**Task requirements**
Please output exactly the lines that run from the line with "chromate (Mohr method)" through the final line of the data, inclusive, and nothing more.

---

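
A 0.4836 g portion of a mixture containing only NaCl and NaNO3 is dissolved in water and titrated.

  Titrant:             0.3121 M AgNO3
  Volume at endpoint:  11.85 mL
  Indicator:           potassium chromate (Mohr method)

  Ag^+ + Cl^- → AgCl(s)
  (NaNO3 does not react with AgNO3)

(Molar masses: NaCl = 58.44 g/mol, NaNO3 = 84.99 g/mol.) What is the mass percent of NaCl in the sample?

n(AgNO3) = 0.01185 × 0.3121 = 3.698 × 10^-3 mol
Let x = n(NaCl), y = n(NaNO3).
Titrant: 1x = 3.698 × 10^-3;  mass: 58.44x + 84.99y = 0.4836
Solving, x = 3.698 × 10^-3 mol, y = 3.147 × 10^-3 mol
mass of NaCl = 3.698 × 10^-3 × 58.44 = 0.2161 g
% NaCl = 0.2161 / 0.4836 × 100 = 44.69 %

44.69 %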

---

**Reply to the exercise**
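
  Indicator:           potassium chromate (Mohr method)

  Ag^+ + Cl^- → AgCl(s)
  (NaNO3 does not react with AgNO3)

(Molar masses: NaCl = 58.44 g/mol, NaNO3 = 84.99 g/mol.) What is the mass percent of NaCl in the sample?

n(AgNO3) = 0.01185 × 0.3121 = 3.698 × 10^-3 mol
Let x = n(NaCl), y = n(NaNO3).
Titrant: 1x = 3.698 × 10^-3;  mass: 58.44x + 84.99y = 0.4836
Solving, x = 3.698 × 10^-3 mol, y = 3.147 × 10^-3 mol
mass of NaCl = 3.698 × 10^-3 × 58.44 = 0.2161 g
% NaCl = 0.2161 / 0.4836 × 100 = 44.69 %

44.69 %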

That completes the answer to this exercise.